What you need to do ▸ For every record below, write out an exact copy.

Listed entries ▸

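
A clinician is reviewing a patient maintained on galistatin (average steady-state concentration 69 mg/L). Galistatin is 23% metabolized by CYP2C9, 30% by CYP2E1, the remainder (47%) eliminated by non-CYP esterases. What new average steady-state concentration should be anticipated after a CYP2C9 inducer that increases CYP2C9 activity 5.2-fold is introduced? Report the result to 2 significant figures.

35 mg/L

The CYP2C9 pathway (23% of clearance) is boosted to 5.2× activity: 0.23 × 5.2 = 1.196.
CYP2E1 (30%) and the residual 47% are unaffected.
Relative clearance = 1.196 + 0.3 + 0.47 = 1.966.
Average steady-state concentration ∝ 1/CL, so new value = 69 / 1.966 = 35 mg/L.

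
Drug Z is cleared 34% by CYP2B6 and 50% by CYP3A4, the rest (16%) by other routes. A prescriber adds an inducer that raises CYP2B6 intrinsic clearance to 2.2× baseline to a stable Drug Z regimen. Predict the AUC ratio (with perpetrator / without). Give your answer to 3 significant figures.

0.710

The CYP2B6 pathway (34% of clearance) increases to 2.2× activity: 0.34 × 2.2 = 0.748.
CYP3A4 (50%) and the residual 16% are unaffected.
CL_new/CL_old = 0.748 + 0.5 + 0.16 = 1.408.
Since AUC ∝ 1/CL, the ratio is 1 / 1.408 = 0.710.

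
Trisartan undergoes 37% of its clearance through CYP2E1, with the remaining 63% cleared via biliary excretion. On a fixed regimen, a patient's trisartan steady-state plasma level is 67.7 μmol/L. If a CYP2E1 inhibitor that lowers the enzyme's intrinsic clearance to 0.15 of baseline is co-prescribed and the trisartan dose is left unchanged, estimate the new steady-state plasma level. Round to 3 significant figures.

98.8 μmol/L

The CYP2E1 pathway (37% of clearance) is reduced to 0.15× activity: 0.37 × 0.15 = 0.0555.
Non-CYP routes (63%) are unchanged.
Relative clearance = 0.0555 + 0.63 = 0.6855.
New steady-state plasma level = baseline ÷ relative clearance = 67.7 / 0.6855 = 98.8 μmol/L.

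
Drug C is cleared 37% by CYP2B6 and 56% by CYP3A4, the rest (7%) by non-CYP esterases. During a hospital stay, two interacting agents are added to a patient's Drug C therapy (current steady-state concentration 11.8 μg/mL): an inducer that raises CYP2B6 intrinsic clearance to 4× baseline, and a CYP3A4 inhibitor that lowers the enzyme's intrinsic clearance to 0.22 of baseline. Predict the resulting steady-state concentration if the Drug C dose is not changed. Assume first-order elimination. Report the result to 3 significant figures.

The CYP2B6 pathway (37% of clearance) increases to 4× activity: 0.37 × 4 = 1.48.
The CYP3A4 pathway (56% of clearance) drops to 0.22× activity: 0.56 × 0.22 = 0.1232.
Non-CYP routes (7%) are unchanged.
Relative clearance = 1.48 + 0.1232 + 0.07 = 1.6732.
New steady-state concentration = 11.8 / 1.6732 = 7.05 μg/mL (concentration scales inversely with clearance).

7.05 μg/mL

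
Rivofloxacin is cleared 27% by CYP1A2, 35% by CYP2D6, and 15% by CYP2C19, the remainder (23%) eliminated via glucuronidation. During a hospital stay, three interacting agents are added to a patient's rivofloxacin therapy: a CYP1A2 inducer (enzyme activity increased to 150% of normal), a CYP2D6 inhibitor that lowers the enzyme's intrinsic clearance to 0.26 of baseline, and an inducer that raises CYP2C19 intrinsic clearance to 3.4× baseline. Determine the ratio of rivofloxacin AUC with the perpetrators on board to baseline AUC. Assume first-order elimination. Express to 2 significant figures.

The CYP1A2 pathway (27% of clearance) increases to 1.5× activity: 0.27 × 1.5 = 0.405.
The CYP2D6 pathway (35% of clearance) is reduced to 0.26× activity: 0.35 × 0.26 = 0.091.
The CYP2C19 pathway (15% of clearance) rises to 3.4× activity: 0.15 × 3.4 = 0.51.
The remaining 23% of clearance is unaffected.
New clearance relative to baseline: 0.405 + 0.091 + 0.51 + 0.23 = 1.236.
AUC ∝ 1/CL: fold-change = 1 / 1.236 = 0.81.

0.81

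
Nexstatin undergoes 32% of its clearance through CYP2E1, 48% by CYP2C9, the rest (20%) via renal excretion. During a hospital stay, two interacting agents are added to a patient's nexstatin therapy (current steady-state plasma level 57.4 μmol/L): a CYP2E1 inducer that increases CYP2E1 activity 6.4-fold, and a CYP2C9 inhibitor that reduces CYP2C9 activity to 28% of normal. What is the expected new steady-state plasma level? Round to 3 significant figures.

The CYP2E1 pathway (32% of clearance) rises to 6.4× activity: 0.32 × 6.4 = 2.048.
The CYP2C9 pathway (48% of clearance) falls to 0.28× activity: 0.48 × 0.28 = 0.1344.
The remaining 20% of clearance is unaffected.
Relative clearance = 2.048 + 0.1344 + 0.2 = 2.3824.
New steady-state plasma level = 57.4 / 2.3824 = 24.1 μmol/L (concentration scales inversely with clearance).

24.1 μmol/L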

Solution to this task ▸
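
A clinician is reviewing a patient maintained on galistatin (average steady-state concentration 69 mg/L). Galistatin is 23% metabolized by CYP2C9, 30% by CYP2E1, the remainder (47%) eliminated by non-CYP esterases. What new average steady-state concentration should be anticipated after a CYP2C9 inducer that increases CYP2C9 activity 5.2-fold is introduced? Report the result to 2 significant figures.

35 mg/L

The CYP2C9 pathway (23% of clearance) is boosted to 5.2× activity: 0.23 × 5.2 = 1.196.
CYP2E1 (30%) and the residual 47% are unaffected.
Relative clearance = 1.196 + 0.3 + 0.47 = 1.966.
Average steady-state concentration ∝ 1/CL, so new value = 69 / 1.966 = 35 mg/L.

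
Drug Z is cleared 34% by CYP2B6 and 50% by CYP3A4, the rest (16%) by other routes. A prescriber adds an inducer that raises CYP2B6 intrinsic clearance to 2.2× baseline to a stable Drug Z regimen. Predict the AUC ratio (with perpetrator / without). Give your answer to 3 significant figures.

0.710

The CYP2B6 pathway (34% of clearance) increases to 2.2× activity: 0.34 × 2.2 = 0.748.
CYP3A4 (50%) and the residual 16% are unaffected.
CL_new/CL_old = 0.748 + 0.5 + 0.16 = 1.408.
Since AUC ∝ 1/CL, the ratio is 1 / 1.408 = 0.710.

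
Trisartan undergoes 37% of its clearance through CYP2E1, with the remaining 63% cleared via biliary excretion. On a fixed regimen, a patient's trisartan steady-state plasma level is 67.7 μmol/L. If a CYP2E1 inhibitor that lowers the enzyme's intrinsic clearance to 0.15 of baseline is co-prescribed and the trisartan dose is left unchanged, estimate the new steady-state plasma level. Round to 3 significant figures.

98.8 μmol/L

The CYP2E1 pathway (37% of clearance) is reduced to 0.15× activity: 0.37 × 0.15 = 0.0555.
Non-CYP routes (63%) are unchanged.
Relative clearance = 0.0555 + 0.63 = 0.6855.
New steady-state plasma level = baseline ÷ relative clearance = 67.7 / 0.6855 = 98.8 μmol/L.

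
Drug C is cleared 37% by CYP2B6 and 56% by CYP3A4, the rest (7%) by non-CYP esterases. During a hospital stay, two interacting agents are added to a patient's Drug C therapy (current steady-state concentration 11.8 μg/mL): an inducer that raises CYP2B6 intrinsic clearance to 4× baseline, and a CYP3A4 inhibitor that lowers the enzyme's intrinsic clearance to 0.22 of baseline. Predict the resulting steady-state concentration if the Drug C dose is not changed. Assume first-order elimination. Report the result to 3 significant figures.

The CYP2B6 pathway (37% of clearance) increases to 4× activity: 0.37 × 4 = 1.48.
The CYP3A4 pathway (56% of clearance) drops to 0.22× activity: 0.56 × 0.22 = 0.1232.
Non-CYP routes (7%) are unchanged.
Relative clearance = 1.48 + 0.1232 + 0.07 = 1.6732.
New steady-state concentration = 11.8 / 1.6732 = 7.05 μg/mL (concentration scales inversely with clearance).

7.05 μg/mL

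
Rivofloxacin is cleared 27% by CYP1A2, 35% by CYP2D6, and 15% by CYP2C19, the remainder (23%) eliminated via glucuronidation. During a hospital stay, three interacting agents are added to a patient's rivofloxacin therapy: a CYP1A2 inducer (enzyme activity increased to 150% of normal), a CYP2D6 inhibitor that lowers the enzyme's intrinsic clearance to 0.26 of baseline, and an inducer that raises CYP2C19 intrinsic clearance to 3.4× baseline. Determine the ratio of rivofloxacin AUC with the perpetrators on board to baseline AUC. Assume first-order elimination. Express to 2 significant figures.

The CYP1A2 pathway (27% of clearance) increases to 1.5× activity: 0.27 × 1.5 = 0.405.
The CYP2D6 pathway (35% of clearance) is reduced to 0.26× activity: 0.35 × 0.26 = 0.091.
The CYP2C19 pathway (15% of clearance) rises to 3.4× activity: 0.15 × 3.4 = 0.51.
The remaining 23% of clearance is unaffected.
New clearance relative to baseline: 0.405 + 0.091 + 0.51 + 0.23 = 1.236.
AUC ∝ 1/CL: fold-change = 1 / 1.236 = 0.81.

0.81

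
Nexstatin undergoes 32% of its clearance through CYP2E1, 48% by CYP2C9, the rest (20%) via renal excretion. During a hospital stay, two interacting agents are added to a patient's nexstatin therapy (current steady-state plasma level 57.4 μmol/L): a CYP2E1 inducer that increases CYP2E1 activity 6.4-fold, and a CYP2C9 inhibitor that reduces CYP2C9 activity to 28% of normal. What is the expected new steady-state plasma level? Round to 3 significant figures.

The CYP2E1 pathway (32% of clearance) rises to 6.4× activity: 0.32 × 6.4 = 2.048.
The CYP2C9 pathway (48% of clearance) falls to 0.28× activity: 0.48 × 0.28 = 0.1344.
The remaining 20% of clearance is unaffected.
Relative clearance = 2.048 + 0.1344 + 0.2 = 2.3824.
New steady-state plasma level = 57.4 / 2.3824 = 24.1 μmol/L (concentration scales inversely with clearance).

24.1 μmol/L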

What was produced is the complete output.